Exercise
All of the data needs to come back exactly as written.

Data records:
*** Block opens ***

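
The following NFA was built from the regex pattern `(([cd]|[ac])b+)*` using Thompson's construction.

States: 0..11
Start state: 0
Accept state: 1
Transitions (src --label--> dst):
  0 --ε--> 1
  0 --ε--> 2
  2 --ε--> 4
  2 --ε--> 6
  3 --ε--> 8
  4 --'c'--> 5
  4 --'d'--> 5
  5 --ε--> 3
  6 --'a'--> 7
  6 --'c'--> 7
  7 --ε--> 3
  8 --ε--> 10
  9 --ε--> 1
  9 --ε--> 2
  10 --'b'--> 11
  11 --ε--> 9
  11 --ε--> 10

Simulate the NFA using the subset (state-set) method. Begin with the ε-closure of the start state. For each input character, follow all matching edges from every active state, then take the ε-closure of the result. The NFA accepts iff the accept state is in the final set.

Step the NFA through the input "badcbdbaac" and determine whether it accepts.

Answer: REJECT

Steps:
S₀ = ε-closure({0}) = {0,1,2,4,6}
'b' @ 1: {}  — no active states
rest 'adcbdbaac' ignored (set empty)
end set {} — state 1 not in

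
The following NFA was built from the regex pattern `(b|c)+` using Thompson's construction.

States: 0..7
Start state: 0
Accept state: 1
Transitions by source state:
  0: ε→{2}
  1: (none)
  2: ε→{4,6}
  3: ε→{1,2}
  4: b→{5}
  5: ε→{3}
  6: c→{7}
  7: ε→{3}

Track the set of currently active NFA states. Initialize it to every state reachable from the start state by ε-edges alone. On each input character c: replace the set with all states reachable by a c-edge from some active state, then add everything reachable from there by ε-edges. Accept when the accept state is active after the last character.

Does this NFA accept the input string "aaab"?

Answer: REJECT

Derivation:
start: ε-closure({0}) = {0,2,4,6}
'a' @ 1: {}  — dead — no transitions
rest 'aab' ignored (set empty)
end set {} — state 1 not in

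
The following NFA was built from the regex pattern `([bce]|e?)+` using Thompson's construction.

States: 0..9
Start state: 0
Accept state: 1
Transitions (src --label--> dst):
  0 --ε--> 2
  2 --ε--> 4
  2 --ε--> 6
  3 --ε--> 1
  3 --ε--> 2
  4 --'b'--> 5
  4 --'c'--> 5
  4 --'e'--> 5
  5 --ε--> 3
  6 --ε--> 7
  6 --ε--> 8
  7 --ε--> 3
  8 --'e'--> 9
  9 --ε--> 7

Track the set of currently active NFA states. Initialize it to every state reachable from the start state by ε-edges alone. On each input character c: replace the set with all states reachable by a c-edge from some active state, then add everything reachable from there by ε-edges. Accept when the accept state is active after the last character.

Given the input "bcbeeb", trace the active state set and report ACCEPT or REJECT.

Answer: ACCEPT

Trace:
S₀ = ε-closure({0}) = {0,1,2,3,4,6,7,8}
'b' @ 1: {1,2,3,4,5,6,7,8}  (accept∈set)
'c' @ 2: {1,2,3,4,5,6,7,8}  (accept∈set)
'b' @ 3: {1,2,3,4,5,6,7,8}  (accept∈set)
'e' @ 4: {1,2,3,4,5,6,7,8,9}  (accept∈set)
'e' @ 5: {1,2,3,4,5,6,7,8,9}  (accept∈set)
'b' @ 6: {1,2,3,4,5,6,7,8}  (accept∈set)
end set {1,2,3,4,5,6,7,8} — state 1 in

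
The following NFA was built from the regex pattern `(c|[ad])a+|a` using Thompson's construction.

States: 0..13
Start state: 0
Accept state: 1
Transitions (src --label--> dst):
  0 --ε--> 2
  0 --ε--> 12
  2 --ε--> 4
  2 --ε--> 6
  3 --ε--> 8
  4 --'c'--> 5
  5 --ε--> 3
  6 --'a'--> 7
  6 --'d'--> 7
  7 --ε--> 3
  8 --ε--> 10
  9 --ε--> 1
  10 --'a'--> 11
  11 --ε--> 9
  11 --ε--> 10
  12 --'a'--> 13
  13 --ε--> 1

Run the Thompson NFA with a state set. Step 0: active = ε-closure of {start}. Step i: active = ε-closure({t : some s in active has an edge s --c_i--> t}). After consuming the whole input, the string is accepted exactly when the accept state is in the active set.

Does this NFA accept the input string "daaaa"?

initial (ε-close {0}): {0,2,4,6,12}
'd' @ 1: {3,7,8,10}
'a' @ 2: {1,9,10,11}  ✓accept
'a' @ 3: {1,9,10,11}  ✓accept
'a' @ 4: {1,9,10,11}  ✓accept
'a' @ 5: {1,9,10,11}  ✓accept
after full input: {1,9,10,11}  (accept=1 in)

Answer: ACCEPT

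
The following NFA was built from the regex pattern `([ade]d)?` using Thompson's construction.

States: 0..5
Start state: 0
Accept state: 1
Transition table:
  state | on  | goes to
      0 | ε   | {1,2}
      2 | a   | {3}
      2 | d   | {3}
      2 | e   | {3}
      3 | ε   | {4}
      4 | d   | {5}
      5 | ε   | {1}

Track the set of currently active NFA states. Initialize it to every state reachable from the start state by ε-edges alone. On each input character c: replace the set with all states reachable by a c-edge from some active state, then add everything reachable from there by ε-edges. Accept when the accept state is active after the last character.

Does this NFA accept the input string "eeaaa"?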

*** Block closes ***

Output of the exercise
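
The following NFA was built from the regex pattern `(([cd]|[ac])b+)*` using Thompson's construction.

States: 0..11
Start state: 0
Accept state: 1
Transitions (src --label--> dst):
  0 --ε--> 1
  0 --ε--> 2
  2 --ε--> 4
  2 --ε--> 6
  3 --ε--> 8
  4 --'c'--> 5
  4 --'d'--> 5
  5 --ε--> 3
  6 --'a'--> 7
  6 --'c'--> 7
  7 --ε--> 3
  8 --ε--> 10
  9 --ε--> 1
  9 --ε--> 2
  10 --'b'--> 11
  11 --ε--> 9
  11 --ε--> 10

Simulate the NFA using the subset (state-set) method. Begin with the ε-closure of the start state. For each input character, follow all matching edges from every active state, then take the ε-closure of the result. The NFA accepts iff the accept state is in the final set.

Step the NFA through the input "badcbdbaac" and determine whether it accepts.

Answer: REJECT

Steps:
S₀ = ε-closure({0}) = {0,1,2,4,6}
'b' @ 1: {}  — no active states
rest 'adcbdbaac' ignored (set empty)
end set {} — state 1 not in

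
The following NFA was built from the regex pattern `(b|c)+` using Thompson's construction.

States: 0..7
Start state: 0
Accept state: 1
Transitions by source state:
  0: ε→{2}
  1: (none)
  2: ε→{4,6}
  3: ε→{1,2}
  4: b→{5}
  5: ε→{3}
  6: c→{7}
  7: ε→{3}

Track the set of currently active NFA states. Initialize it to every state reachable from the start state by ε-edges alone. On each input character c: replace the set with all states reachable by a c-edge from some active state, then add everything reachable from there by ε-edges. Accept when the accept state is active after the last character.

Does this NFA accept the input string "aaab"?

Answer: REJECT

Derivation:
start: ε-closure({0}) = {0,2,4,6}
'a' @ 1: {}  — dead — no transitions
rest 'aab' ignored (set empty)
end set {} — state 1 not in

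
The following NFA was built from the regex pattern `([bce]|e?)+` using Thompson's construction.

States: 0..9
Start state: 0
Accept state: 1
Transitions (src --label--> dst):
  0 --ε--> 2
  2 --ε--> 4
  2 --ε--> 6
  3 --ε--> 1
  3 --ε--> 2
  4 --'b'--> 5
  4 --'c'--> 5
  4 --'e'--> 5
  5 --ε--> 3
  6 --ε--> 7
  6 --ε--> 8
  7 --ε--> 3
  8 --'e'--> 9
  9 --ε--> 7

Track the set of currently active NFA states. Initialize it to every state reachable from the start state by ε-edges alone. On each input character c: replace the set with all states reachable by a c-edge from some active state, then add everything reachable from there by ε-edges. Accept when the accept state is active after the last character.

Given the input "bcbeeb", trace the active state set and report ACCEPT or REJECT.

Answer: ACCEPT

Trace:
S₀ = ε-closure({0}) = {0,1,2,3,4,6,7,8}
'b' @ 1: {1,2,3,4,5,6,7,8}  (accept∈set)
'c' @ 2: {1,2,3,4,5,6,7,8}  (accept∈set)
'b' @ 3: {1,2,3,4,5,6,7,8}  (accept∈set)
'e' @ 4: {1,2,3,4,5,6,7,8,9}  (accept∈set)
'e' @ 5: {1,2,3,4,5,6,7,8,9}  (accept∈set)
'b' @ 6: {1,2,3,4,5,6,7,8}  (accept∈set)
end set {1,2,3,4,5,6,7,8} — state 1 in

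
The following NFA was built from the regex pattern `(c|[ad])a+|a` using Thompson's construction.

States: 0..13
Start state: 0
Accept state: 1
Transitions (src --label--> dst):
  0 --ε--> 2
  0 --ε--> 12
  2 --ε--> 4
  2 --ε--> 6
  3 --ε--> 8
  4 --'c'--> 5
  5 --ε--> 3
  6 --'a'--> 7
  6 --'d'--> 7
  7 --ε--> 3
  8 --ε--> 10
  9 --ε--> 1
  10 --'a'--> 11
  11 --ε--> 9
  11 --ε--> 10
  12 --'a'--> 13
  13 --ε--> 1

Run the Thompson NFA with a state set. Step 0: active = ε-closure of {start}. Step i: active = ε-closure({t : some s in active has an edge s --c_i--> t}). After consuming the whole input, the string is accepted exactly when the accept state is in the active set.

Does this NFA accept the input string "daaaa"?

initial (ε-close {0}): {0,2,4,6,12}
'd' @ 1: {3,7,8,10}
'a' @ 2: {1,9,10,11}  ✓accept
'a' @ 3: {1,9,10,11}  ✓accept
'a' @ 4: {1,9,10,11}  ✓accept
'a' @ 5: {1,9,10,11}  ✓accept
after full input: {1,9,10,11}  (accept=1 in)

Answer: ACCEPT

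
The following NFA was built from the regex pattern `([ade]d)?` using Thompson's construction.

States: 0..5
Start state: 0
Accept state: 1
Transition table:
  state | on  | goes to
      0 | ε   | {1,2}
      2 | a   | {3}
      2 | d   | {3}
      2 | e   | {3}
      3 | ε   | {4}
      4 | d   | {5}
      5 | ε   | {1}

Track the set of currently active NFA states. Initialize it to every state reachable from the start state by ε-edges alone. On each input character c: replace the set with all states reachable by a c-edge from some active state, then add everything reachable from there by ε-edges. Accept when the accept state is active after the last character.

Does this NFA accept the input string "eeaaa"?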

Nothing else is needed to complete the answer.